[Provided data — start]
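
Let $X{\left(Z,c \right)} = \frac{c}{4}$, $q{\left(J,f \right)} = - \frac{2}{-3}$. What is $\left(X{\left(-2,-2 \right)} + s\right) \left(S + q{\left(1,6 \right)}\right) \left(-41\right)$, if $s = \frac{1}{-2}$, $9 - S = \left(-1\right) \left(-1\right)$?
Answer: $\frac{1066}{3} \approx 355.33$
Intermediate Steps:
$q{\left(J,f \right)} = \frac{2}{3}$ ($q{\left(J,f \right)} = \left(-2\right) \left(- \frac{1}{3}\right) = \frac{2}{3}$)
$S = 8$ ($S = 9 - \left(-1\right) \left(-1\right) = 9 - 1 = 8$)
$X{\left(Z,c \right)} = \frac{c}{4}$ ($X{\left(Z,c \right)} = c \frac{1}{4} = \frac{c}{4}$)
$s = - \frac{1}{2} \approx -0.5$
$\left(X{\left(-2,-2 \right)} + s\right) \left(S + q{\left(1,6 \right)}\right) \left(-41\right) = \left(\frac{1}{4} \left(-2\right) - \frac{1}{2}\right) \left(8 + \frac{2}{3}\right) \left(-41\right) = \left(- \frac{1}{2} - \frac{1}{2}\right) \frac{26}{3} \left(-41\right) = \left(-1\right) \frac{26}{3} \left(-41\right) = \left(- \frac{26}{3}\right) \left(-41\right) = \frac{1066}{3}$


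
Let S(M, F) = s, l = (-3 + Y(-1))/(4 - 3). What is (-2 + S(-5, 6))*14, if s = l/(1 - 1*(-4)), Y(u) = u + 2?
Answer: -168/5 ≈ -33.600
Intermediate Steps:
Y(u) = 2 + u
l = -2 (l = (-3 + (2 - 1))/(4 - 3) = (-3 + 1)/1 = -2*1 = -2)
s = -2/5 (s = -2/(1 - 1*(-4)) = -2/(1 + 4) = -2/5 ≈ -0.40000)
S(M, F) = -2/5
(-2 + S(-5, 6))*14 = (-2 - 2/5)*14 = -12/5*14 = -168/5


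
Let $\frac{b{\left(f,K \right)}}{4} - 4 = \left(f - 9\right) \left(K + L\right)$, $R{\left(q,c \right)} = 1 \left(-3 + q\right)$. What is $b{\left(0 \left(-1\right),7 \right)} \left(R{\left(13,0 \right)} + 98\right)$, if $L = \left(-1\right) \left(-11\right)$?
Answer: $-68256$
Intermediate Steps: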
[Provided data — finish]
[Provided data — start]
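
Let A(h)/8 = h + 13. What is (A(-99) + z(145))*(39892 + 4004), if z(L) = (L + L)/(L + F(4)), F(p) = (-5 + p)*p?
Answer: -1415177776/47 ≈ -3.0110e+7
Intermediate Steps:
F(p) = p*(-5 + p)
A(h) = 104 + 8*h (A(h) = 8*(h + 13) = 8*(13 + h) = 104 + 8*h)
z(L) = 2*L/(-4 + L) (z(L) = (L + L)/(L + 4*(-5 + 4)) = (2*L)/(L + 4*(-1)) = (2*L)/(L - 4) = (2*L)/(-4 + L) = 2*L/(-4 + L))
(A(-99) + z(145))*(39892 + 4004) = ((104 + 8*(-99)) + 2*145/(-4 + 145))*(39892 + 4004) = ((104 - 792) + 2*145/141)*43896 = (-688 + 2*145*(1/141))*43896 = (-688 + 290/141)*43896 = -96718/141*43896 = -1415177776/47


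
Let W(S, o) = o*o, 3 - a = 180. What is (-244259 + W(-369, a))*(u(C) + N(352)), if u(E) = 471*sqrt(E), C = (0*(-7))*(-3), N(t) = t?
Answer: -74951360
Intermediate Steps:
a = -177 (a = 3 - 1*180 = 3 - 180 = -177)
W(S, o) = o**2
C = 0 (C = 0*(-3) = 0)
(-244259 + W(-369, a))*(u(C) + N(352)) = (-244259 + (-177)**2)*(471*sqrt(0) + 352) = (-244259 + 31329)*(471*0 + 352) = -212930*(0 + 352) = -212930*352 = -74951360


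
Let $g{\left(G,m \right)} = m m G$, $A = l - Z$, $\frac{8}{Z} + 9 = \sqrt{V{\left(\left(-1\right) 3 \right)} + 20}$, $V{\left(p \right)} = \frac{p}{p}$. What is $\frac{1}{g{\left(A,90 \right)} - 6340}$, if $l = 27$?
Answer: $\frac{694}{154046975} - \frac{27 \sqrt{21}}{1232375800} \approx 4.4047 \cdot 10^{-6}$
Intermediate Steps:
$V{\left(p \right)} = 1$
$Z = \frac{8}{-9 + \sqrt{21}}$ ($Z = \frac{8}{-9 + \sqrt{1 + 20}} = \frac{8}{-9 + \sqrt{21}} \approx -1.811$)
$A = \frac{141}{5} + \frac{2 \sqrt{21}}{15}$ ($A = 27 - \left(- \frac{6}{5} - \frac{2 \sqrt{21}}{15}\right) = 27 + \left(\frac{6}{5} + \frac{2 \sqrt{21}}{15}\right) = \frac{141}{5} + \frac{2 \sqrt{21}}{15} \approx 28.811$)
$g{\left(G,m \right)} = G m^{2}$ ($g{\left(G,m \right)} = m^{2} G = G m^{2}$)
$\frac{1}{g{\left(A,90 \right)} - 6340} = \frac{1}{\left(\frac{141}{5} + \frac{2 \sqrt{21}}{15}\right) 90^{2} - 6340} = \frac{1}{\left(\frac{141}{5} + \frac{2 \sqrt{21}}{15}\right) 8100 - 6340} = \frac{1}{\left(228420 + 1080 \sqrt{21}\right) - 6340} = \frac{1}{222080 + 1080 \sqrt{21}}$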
[Provided data — finish]
• _Task to carry out_
State the count of lines above containing the string "Answer", and add nothing to it.

• _Result of this exercise_
6